[Dataset entries]

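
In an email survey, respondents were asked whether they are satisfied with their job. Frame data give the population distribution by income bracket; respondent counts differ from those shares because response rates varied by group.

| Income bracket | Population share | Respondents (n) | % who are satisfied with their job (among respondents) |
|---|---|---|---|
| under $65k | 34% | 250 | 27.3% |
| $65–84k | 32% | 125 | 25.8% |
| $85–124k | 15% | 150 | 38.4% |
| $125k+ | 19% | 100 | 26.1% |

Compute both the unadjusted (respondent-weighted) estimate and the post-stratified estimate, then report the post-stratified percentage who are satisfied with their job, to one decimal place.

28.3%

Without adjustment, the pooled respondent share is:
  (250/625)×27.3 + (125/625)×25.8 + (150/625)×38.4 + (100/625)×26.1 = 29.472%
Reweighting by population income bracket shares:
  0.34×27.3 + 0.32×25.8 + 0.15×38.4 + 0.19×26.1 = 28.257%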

==

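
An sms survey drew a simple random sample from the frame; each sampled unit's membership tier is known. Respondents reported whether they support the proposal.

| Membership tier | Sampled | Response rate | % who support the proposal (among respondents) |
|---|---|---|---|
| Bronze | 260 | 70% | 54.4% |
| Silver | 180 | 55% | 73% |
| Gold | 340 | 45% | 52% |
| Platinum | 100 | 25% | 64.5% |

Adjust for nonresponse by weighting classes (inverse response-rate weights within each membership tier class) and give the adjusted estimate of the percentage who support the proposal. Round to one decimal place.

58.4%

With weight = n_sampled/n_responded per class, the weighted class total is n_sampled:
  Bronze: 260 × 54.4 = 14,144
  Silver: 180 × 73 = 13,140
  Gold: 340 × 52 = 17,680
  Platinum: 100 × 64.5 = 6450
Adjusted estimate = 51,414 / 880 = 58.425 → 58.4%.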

---

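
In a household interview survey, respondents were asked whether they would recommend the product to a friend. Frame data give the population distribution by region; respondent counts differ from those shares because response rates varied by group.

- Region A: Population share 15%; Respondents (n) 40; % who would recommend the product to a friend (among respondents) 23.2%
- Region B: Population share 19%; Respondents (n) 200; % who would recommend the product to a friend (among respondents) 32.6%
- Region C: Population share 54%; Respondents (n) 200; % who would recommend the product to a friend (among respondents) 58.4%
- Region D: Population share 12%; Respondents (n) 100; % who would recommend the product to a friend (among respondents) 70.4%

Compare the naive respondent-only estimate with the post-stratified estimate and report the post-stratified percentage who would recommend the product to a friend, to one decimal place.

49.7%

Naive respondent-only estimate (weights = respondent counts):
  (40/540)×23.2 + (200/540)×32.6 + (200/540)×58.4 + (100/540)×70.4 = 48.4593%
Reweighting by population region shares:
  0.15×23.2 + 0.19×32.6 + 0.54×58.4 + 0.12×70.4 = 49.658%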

■ **WHAT IS NEEDED**:
Report only the number of lines in the data above that contain "because".

■ **RESPONSE**:
2